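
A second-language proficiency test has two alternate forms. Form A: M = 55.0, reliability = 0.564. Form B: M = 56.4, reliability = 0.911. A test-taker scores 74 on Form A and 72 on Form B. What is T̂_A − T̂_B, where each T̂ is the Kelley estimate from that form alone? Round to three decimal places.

T̂_A = 0.564(74) + 0.436(55.0) = 65.71600
T̂_B = 0.911(72) + 0.089(56.4) = 70.61160
T̂_A − T̂_B = -4.89560

-4.896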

- _WORK INSTRUCTIONS_:
For this exercise, restate each of the entries without any deviation.

- _RESPONSE_:
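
A second-language proficiency test has two alternate forms. Form A: M = 55.0, reliability = 0.564. Form B: M = 56.4, reliability = 0.911. A test-taker scores 74 on Form A and 72 on Form B. What is T̂_A − T̂_B, where each T̂ is the Kelley estimate from that form alone? Round to three decimal places.

T̂_A = 0.564(74) + 0.436(55.0) = 65.71600
T̂_B = 0.911(72) + 0.089(56.4) = 70.61160
T̂_A − T̂_B = -4.89560

-4.896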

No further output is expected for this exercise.